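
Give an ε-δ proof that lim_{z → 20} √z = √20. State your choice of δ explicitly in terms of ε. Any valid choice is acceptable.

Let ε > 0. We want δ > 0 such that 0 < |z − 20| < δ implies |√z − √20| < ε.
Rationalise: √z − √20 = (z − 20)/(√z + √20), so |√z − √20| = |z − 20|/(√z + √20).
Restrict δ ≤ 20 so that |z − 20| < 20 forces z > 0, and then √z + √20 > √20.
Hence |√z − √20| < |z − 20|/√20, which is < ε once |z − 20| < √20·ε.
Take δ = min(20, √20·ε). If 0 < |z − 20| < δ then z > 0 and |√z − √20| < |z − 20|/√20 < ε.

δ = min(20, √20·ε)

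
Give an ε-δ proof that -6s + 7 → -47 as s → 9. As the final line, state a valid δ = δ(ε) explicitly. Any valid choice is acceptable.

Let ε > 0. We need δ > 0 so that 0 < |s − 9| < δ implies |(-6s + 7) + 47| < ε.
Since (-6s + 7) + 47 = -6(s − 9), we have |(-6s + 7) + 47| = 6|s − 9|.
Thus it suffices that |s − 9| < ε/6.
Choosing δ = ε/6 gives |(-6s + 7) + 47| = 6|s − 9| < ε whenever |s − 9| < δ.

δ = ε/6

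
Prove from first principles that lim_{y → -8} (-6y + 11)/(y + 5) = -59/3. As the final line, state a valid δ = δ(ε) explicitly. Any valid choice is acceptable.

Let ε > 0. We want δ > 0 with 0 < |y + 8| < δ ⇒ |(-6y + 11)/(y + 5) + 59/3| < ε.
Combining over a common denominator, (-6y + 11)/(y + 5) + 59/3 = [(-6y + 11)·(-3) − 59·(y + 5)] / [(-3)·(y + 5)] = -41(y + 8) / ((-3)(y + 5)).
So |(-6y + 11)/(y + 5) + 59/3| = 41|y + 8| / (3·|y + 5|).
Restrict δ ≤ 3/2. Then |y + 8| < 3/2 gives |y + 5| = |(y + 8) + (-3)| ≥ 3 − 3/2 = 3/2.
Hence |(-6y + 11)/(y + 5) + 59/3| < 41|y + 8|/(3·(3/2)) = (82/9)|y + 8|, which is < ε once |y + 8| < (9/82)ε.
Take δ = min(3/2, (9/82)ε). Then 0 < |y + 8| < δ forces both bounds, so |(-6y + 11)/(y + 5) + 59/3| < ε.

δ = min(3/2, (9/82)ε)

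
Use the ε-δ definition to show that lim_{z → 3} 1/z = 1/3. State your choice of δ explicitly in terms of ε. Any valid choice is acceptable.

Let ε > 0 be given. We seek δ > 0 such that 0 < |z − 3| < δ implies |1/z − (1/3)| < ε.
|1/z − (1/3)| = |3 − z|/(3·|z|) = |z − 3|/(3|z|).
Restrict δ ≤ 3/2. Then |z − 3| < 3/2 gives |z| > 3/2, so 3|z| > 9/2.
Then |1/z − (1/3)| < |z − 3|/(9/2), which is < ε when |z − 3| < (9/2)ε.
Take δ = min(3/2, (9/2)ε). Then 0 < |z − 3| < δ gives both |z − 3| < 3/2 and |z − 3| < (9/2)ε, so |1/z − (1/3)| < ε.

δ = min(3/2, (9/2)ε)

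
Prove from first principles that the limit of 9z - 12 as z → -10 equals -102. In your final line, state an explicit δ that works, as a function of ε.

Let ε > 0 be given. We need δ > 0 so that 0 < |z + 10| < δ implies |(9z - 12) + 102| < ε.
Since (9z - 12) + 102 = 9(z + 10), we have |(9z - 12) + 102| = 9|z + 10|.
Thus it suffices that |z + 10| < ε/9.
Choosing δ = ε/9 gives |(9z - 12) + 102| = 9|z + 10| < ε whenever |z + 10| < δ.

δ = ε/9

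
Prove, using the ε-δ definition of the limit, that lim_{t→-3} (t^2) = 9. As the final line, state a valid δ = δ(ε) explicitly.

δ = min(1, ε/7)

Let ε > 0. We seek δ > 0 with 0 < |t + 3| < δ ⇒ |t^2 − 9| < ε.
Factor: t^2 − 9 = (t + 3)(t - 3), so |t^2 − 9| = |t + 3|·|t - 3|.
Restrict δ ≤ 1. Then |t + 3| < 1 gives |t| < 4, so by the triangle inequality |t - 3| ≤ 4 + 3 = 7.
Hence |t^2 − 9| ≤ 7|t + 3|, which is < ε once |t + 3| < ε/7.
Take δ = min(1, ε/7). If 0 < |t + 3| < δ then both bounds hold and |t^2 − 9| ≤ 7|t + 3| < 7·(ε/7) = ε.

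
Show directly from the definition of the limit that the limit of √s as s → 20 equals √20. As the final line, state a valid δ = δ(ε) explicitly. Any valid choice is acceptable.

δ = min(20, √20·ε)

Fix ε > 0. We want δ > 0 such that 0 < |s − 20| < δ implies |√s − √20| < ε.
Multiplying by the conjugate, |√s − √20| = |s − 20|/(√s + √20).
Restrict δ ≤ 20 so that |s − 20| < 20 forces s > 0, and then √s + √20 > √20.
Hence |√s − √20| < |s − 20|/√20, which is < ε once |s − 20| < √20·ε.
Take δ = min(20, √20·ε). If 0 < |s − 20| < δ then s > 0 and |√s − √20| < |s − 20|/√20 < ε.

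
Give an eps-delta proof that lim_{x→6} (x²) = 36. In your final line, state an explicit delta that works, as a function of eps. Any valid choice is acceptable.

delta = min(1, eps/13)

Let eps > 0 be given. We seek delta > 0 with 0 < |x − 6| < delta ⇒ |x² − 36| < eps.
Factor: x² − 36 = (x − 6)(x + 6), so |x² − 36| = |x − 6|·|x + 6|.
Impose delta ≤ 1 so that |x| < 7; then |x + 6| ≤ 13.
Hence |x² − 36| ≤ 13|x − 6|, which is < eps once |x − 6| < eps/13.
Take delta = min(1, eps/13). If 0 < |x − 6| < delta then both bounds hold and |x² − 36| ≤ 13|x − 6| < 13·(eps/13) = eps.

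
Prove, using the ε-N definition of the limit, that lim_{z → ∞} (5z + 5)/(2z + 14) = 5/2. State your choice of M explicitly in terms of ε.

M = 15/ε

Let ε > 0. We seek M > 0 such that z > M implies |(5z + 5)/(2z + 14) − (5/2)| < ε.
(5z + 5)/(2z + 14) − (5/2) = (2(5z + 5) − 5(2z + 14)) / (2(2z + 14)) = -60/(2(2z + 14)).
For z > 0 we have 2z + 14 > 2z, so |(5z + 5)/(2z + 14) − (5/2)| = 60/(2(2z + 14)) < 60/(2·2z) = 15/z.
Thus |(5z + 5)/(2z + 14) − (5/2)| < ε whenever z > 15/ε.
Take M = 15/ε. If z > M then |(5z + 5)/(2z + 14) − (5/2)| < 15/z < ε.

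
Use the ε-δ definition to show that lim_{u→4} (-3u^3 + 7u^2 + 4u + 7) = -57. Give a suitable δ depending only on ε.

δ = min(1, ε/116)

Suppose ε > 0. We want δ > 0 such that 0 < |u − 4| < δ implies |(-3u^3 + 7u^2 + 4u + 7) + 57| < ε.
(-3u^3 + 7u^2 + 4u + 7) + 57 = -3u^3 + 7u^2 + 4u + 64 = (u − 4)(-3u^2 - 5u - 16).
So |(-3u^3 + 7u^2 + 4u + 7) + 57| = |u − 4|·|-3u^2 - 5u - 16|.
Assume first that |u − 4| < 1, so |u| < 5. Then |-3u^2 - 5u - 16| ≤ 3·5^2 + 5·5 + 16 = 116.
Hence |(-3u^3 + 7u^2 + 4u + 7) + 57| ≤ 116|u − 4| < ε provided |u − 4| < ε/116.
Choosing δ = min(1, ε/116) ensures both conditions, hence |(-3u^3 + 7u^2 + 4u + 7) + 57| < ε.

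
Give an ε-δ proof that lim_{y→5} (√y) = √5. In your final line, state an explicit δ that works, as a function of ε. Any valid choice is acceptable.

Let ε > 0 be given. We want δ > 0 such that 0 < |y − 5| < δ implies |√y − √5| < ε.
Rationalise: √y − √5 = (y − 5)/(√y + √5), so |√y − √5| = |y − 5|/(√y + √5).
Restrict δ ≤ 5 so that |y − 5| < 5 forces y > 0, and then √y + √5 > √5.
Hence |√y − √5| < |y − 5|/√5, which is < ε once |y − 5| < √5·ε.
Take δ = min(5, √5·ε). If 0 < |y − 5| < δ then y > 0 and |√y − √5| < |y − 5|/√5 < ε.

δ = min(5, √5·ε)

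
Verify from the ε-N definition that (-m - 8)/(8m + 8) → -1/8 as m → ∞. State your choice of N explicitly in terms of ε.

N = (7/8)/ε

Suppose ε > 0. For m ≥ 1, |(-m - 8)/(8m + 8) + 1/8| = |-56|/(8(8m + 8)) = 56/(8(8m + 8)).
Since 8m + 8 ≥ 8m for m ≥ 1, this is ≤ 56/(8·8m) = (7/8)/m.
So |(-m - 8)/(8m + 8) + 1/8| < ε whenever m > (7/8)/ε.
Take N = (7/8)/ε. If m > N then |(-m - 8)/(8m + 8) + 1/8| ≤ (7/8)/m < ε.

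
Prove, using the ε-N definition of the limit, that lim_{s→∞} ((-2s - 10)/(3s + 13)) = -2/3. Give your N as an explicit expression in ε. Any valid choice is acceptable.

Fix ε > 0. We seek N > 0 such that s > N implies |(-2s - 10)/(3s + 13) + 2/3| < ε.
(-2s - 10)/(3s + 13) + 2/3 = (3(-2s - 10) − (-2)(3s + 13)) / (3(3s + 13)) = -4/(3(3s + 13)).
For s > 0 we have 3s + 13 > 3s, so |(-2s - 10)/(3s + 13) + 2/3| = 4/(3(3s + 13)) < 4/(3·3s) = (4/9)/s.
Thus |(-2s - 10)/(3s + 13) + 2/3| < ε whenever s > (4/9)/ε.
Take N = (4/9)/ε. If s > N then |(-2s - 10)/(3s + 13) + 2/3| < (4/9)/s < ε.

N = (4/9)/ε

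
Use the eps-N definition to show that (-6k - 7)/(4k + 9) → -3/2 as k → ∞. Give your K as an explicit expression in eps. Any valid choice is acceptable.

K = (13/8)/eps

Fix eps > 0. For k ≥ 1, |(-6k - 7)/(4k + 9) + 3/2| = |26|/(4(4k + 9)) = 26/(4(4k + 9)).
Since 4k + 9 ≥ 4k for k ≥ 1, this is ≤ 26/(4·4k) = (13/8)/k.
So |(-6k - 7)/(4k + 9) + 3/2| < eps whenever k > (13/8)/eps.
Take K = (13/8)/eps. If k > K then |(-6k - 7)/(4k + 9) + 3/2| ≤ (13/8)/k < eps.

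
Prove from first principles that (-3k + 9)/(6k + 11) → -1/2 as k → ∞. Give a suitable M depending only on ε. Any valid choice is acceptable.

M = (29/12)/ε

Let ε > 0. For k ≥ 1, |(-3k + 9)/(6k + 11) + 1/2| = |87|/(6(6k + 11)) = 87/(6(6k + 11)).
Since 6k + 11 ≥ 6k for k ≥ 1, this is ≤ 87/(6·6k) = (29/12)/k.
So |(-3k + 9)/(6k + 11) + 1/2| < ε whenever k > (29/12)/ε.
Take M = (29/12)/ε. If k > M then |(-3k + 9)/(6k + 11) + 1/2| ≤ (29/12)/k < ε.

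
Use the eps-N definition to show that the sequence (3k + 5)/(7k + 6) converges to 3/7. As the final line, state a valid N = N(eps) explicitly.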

------

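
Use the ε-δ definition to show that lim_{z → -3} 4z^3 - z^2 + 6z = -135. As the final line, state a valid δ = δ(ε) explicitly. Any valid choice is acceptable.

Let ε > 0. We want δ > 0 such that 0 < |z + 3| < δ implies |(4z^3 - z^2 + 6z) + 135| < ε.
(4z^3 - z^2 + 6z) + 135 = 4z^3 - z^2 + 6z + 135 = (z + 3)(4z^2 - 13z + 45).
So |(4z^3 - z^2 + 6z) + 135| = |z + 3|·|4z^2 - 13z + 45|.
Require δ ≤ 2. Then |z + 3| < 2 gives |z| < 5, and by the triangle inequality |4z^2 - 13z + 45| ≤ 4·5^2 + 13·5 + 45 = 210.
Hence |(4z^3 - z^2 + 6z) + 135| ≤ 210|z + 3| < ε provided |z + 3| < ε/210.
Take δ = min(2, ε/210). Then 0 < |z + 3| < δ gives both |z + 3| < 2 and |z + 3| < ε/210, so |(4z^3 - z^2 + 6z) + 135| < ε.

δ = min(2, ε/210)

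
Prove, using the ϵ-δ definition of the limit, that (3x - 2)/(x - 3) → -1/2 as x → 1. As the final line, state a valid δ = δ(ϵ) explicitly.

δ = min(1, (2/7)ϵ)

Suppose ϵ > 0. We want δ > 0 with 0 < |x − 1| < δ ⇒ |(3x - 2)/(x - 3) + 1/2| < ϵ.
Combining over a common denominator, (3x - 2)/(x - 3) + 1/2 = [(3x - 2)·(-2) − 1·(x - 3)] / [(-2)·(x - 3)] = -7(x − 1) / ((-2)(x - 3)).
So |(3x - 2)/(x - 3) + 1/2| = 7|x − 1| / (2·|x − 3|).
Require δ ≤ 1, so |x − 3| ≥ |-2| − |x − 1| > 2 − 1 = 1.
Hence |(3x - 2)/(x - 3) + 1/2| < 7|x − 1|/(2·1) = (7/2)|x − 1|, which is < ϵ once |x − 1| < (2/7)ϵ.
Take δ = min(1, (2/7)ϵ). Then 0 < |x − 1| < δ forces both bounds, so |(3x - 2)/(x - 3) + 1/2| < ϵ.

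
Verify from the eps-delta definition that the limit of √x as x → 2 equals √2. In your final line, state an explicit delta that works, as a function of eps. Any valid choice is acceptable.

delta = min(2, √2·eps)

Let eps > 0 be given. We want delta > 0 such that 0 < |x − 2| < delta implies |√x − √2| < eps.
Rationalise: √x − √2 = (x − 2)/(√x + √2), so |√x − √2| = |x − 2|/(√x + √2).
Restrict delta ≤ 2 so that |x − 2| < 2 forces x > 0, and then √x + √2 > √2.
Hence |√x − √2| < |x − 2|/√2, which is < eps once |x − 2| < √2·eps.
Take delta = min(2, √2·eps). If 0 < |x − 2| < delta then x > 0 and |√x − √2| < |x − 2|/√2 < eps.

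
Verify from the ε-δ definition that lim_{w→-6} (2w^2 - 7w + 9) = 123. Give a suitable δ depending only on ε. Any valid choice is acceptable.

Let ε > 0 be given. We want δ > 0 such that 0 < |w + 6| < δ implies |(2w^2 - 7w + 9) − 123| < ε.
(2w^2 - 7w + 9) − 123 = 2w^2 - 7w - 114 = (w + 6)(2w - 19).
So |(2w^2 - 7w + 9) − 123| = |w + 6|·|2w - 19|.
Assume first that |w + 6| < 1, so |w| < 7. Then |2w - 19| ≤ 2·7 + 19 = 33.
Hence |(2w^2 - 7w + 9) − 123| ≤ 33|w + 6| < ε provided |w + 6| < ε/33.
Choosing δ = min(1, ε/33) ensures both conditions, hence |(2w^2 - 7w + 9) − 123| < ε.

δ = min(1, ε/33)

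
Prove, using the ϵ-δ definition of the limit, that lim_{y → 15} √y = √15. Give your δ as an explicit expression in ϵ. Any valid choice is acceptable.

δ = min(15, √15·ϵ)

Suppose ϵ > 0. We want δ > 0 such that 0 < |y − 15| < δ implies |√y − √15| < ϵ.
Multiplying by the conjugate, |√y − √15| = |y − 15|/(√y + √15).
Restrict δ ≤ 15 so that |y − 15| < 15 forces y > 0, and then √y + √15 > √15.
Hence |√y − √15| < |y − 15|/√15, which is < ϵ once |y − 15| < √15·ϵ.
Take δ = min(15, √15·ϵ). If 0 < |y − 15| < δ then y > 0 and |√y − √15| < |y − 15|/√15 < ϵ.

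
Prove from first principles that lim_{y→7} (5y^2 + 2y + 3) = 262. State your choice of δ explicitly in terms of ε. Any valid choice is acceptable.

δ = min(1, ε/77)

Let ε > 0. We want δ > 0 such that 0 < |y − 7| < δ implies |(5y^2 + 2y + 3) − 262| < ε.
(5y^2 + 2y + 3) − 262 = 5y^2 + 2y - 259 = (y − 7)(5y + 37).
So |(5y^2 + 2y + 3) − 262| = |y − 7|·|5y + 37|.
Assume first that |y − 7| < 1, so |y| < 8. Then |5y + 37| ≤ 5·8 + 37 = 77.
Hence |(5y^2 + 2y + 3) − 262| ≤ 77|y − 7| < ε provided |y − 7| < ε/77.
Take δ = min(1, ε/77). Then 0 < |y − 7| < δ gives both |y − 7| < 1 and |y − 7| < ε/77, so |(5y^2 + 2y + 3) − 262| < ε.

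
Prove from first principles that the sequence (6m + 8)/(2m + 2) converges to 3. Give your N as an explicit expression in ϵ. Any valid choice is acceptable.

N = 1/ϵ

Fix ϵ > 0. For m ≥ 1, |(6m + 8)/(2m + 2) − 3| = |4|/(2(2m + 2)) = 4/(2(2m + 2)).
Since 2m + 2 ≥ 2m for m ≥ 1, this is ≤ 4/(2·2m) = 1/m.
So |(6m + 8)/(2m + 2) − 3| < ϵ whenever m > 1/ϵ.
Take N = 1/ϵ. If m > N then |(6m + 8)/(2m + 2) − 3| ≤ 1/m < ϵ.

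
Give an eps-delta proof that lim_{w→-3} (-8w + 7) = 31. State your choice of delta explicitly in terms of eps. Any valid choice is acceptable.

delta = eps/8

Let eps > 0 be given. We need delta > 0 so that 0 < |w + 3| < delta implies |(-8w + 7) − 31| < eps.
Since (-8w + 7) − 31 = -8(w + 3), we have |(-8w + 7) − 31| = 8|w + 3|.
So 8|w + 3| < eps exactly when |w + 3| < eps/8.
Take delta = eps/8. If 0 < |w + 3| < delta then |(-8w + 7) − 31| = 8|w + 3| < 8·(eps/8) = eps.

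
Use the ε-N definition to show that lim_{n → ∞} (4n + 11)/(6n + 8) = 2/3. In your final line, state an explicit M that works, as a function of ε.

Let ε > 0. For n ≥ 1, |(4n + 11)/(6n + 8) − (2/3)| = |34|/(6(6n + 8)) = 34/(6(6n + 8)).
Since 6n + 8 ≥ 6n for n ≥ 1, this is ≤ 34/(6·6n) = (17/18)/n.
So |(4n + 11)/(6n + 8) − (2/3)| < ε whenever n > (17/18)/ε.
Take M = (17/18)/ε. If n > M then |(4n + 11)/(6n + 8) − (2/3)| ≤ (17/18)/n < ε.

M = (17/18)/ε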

------

**About this task**
In the listing above, locate the line with "Prove from first principles that (-3k" and the line with "Use the eps-N definition to show that the", then extract exactly those lines and every line between them, and nothing more.

**Exercise output**
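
Prove from first principles that (-3k + 9)/(6k + 11) → -1/2 as k → ∞. Give a suitable M depending only on ε. Any valid choice is acceptable.

M = (29/12)/ε

Let ε > 0. For k ≥ 1, |(-3k + 9)/(6k + 11) + 1/2| = |87|/(6(6k + 11)) = 87/(6(6k + 11)).
Since 6k + 11 ≥ 6k for k ≥ 1, this is ≤ 87/(6·6k) = (29/12)/k.
So |(-3k + 9)/(6k + 11) + 1/2| < ε whenever k > (29/12)/ε.
Take M = (29/12)/ε. If k > M then |(-3k + 9)/(6k + 11) + 1/2| ≤ (29/12)/k < ε.

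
Use the eps-N definition to show that the sequence (3k + 5)/(7k + 6) converges to 3/7. As the final line, state a valid N = N(eps) explicitly.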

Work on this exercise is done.